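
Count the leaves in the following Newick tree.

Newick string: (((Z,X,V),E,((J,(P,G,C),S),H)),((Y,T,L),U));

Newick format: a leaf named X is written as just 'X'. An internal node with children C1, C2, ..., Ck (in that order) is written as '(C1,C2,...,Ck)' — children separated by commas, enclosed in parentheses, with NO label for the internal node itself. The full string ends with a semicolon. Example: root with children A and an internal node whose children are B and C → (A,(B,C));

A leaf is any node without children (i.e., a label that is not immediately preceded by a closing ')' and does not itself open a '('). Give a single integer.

Newick: (((Z,X,V),E,((J,(P,G,C),S),H)),((Y,T,L),U));
Scan left-to-right; a leaf is any maximal label run not followed by '(':
  pos 3: leaf 'Z' → count = 1
  pos 5: leaf 'X' → count = 2
  pos 7: leaf 'V' → count = 3
  pos 10: leaf 'E' → count = 4
  pos 14: leaf 'J' → count = 5
  pos 17: leaf 'P' → count = 6
  pos 19: leaf 'G' → count = 7
  pos 21: leaf 'C' → count = 8
  pos 24: leaf 'S' → count = 9
  pos 27: leaf 'H' → count = 10
  pos 33: leaf 'Y' → count = 11
  pos 35: leaf 'T' → count = 12
  pos 37: leaf 'L' → count = 13
  pos 40: leaf 'U' → count = 14
Total leaves: 14

Answer: 14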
○ ○ ○ ○ ○ ○ ○
### Task description
Having read the records, return each one exactly.

### Solution to the problem
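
Count the leaves in the following Newick tree.

Newick string: (((Z,X,V),E,((J,(P,G,C),S),H)),((Y,T,L),U));

Newick format: a leaf named X is written as just 'X'. An internal node with children C1, C2, ..., Ck (in that order) is written as '(C1,C2,...,Ck)' — children separated by commas, enclosed in parentheses, with NO label for the internal node itself. The full string ends with a semicolon. Example: root with children A and an internal node whose children are B and C → (A,(B,C));

A leaf is any node without children (i.e., a label that is not immediately preceded by a closing ')' and does not itself open a '('). Give a single integer.

Newick: (((Z,X,V),E,((J,(P,G,C),S),H)),((Y,T,L),U));
Scan left-to-right; a leaf is any maximal label run not followed by '(':
  pos 3: leaf 'Z' → count = 1
  pos 5: leaf 'X' → count = 2
  pos 7: leaf 'V' → count = 3
  pos 10: leaf 'E' → count = 4
  pos 14: leaf 'J' → count = 5
  pos 17: leaf 'P' → count = 6
  pos 19: leaf 'G' → count = 7
  pos 21: leaf 'C' → count = 8
  pos 24: leaf 'S' → count = 9
  pos 27: leaf 'H' → count = 10
  pos 33: leaf 'Y' → count = 11
  pos 35: leaf 'T' → count = 12
  pos 37: leaf 'L' → count = 13
  pos 40: leaf 'U' → count = 14
Total leaves: 14

Answer: 14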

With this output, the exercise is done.